*Collected data entries*.
● ● ● ● ●

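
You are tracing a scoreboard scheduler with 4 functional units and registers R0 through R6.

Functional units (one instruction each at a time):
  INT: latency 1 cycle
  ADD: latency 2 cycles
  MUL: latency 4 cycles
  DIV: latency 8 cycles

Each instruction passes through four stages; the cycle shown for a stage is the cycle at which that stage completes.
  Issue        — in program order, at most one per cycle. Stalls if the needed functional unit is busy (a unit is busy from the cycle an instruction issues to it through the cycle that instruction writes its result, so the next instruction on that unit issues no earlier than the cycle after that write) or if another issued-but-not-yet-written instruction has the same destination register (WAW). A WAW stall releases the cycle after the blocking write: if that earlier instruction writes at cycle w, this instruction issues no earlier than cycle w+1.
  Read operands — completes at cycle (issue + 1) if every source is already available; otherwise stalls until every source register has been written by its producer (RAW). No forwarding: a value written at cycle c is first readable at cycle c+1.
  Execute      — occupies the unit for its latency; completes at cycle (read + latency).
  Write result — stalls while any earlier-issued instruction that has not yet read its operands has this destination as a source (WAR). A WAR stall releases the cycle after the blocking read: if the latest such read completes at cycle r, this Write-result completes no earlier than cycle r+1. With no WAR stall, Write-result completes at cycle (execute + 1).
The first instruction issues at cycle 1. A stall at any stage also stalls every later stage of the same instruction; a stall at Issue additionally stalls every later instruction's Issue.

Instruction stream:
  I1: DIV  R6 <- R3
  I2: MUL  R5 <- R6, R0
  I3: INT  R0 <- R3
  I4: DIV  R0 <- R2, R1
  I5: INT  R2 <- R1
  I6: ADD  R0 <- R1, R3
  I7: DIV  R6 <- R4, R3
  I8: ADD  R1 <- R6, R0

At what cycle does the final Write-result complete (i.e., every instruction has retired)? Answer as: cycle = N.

cycle = 40

t=1  issue I1 (DIV)
t=2  I1 read-ops | issue I2 (MUL)
t=3  issue I3 (INT)
t=4  I3 read-ops
t=5  I3 finished on INT
t=10  I1 finished on DIV
t=11  I1→R6
t=12  I2 read-ops
t=13  I3→R0
t=14  issue I4 (DIV)
t=15  I4 read-ops | issue I5 (INT)
t=16  I2 finished on MUL | I5 read-ops
t=17  I2→R5 | I5 finished on INT
t=18  I5→R2
t=23  I4 finished on DIV
t=24  I4→R0
t=25  issue I6 (ADD)
t=26  I6 read-ops | issue I7 (DIV)
t=27  I7 read-ops
t=28  I6 finished on ADD
t=29  I6→R0
t=30  issue I8 (ADD)
t=35  I7 finished on DIV
t=36  I7→R6
t=37  I8 read-ops
t=39  I8 finished on ADD
t=40  I8→R1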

● ● ● ● ●

If a line in the records above holds the string "completes", copy it out.

*Expected output*.
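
Each instruction passes through four stages; the cycle shown for a stage is the cycle at which that stage completes.
  Read operands — completes at cycle (issue + 1) if every source is already available; otherwise stalls until every source register has been written by its producer (RAW). No forwarding: a value written at cycle c is first readable at cycle c+1.
  Execute      — occupies the unit for its latency; completes at cycle (read + latency).
  Write result — stalls while any earlier-issued instruction that has not yet read its operands has this destination as a source (WAR). A WAR stall releases the cycle after the blocking read: if the latest such read completes at cycle r, this Write-result completes no earlier than cycle r+1. With no WAR stall, Write-result completes at cycle (execute + 1).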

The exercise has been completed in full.